Data excerpts:
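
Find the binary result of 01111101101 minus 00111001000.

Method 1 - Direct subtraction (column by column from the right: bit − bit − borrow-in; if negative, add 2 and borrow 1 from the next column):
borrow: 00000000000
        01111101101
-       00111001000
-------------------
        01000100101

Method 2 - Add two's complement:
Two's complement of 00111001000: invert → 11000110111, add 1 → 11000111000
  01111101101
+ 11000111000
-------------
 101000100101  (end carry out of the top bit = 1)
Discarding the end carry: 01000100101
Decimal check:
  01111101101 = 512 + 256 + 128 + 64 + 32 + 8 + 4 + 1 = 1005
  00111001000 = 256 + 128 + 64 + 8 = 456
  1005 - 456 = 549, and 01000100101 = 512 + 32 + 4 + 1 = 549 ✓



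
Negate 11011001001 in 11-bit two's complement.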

* * *

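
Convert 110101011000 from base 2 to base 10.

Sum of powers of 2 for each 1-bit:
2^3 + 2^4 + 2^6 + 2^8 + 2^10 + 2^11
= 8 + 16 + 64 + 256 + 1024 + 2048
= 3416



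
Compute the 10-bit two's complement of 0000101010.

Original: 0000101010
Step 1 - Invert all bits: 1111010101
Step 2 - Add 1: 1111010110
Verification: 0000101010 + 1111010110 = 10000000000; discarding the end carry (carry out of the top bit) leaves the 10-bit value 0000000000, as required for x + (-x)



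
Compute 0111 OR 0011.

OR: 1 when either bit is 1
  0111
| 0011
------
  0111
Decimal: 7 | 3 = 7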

__TASK DETAILS__: Give back, word for word, only the lines above from the line holding "Find the binary" to the line holding "Negate 11011001001 in", both included.

__TASK SOLUTION__:
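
Find the binary result of 01111101101 minus 00111001000.

Method 1 - Direct subtraction (column by column from the right: bit − bit − borrow-in; if negative, add 2 and borrow 1 from the next column):
borrow: 00000000000
        01111101101
-       00111001000
-------------------
        01000100101

Method 2 - Add two's complement:
Two's complement of 00111001000: invert → 11000110111, add 1 → 11000111000
  01111101101
+ 11000111000
-------------
 101000100101  (end carry out of the top bit = 1)
Discarding the end carry: 01000100101
Decimal check:
  01111101101 = 512 + 256 + 128 + 64 + 32 + 8 + 4 + 1 = 1005
  00111001000 = 256 + 128 + 64 + 8 = 456
  1005 - 456 = 549, and 01000100101 = 512 + 32 + 4 + 1 = 549 ✓



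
Negate 11011001001 in 11-bit two's complement.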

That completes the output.